Task goal: Below is a listing. Copy each line of it that holds the word "provides".

Available records:
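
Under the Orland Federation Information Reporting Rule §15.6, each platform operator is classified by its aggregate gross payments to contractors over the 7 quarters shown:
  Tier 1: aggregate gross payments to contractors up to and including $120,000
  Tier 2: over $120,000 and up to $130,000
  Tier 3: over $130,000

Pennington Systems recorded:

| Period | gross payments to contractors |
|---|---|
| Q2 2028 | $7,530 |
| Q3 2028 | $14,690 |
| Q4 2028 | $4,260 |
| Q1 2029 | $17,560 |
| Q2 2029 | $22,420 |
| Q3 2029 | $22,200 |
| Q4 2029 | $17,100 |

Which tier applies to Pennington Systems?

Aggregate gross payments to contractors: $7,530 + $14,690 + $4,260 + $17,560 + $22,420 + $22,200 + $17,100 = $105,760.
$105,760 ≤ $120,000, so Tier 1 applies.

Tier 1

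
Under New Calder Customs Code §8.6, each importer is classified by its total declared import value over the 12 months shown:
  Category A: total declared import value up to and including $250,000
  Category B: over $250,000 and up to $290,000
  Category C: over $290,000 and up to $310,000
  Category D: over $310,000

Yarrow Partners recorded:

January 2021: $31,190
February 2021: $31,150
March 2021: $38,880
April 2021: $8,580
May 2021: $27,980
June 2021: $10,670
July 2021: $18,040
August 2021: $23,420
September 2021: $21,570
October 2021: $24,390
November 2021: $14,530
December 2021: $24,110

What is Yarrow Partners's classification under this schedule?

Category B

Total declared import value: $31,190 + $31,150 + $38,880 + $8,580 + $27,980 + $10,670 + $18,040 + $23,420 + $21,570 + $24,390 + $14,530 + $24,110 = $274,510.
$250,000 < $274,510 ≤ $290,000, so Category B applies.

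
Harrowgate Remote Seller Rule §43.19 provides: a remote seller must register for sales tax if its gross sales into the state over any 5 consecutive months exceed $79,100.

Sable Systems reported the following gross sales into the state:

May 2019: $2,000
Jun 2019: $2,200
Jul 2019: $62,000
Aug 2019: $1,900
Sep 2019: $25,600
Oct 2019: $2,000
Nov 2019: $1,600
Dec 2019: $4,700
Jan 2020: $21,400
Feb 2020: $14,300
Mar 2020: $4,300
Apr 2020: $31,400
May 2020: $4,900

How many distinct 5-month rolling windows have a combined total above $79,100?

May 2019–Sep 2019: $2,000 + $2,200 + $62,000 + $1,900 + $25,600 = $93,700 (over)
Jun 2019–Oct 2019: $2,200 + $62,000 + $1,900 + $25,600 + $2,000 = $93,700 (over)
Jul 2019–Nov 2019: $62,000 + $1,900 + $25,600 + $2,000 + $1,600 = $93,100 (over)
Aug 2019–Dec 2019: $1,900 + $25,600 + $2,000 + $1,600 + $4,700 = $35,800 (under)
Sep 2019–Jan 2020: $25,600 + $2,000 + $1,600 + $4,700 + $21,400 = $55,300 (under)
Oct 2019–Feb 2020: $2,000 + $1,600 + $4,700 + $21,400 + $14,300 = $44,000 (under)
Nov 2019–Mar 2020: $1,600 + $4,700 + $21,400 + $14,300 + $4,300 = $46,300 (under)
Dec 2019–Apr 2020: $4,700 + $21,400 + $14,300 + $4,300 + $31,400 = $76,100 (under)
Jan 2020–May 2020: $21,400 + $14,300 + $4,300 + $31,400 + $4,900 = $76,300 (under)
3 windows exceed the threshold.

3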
* * *
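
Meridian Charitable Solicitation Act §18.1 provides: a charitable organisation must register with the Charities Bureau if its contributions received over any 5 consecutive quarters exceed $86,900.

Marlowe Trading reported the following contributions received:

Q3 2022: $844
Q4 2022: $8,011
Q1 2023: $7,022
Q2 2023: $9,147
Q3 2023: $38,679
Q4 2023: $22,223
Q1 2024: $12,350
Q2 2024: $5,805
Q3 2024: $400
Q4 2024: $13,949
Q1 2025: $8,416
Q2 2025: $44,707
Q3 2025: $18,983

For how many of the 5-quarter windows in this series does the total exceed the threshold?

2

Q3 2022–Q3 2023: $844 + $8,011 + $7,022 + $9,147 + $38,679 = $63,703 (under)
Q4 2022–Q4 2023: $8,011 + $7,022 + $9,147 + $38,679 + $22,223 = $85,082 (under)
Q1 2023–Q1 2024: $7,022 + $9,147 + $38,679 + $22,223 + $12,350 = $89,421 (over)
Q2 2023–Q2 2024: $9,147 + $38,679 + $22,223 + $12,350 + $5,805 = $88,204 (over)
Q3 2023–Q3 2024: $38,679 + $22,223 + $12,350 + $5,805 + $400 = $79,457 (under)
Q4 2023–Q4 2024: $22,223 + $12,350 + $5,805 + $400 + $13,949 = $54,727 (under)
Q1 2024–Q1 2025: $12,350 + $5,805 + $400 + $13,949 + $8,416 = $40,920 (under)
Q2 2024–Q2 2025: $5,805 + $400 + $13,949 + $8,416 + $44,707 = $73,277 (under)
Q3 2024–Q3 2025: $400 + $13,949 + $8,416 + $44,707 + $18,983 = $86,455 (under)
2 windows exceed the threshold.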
==
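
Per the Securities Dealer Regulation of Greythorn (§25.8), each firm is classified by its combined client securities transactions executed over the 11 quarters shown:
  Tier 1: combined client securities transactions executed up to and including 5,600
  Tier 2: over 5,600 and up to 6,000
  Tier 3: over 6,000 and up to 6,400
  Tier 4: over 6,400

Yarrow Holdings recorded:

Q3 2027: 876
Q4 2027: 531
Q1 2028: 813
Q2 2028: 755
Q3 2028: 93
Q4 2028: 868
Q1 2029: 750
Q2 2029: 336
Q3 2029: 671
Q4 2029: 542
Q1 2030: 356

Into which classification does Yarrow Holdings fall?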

Solution for this task:
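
Harrowgate Remote Seller Rule §43.19 provides: a remote seller must register for sales tax if its gross sales into the state over any 5 consecutive months exceed $79,100.
Meridian Charitable Solicitation Act §18.1 provides: a charitable organisation must register with the Charities Bureau if its contributions received over any 5 consecutive quarters exceed $86,900.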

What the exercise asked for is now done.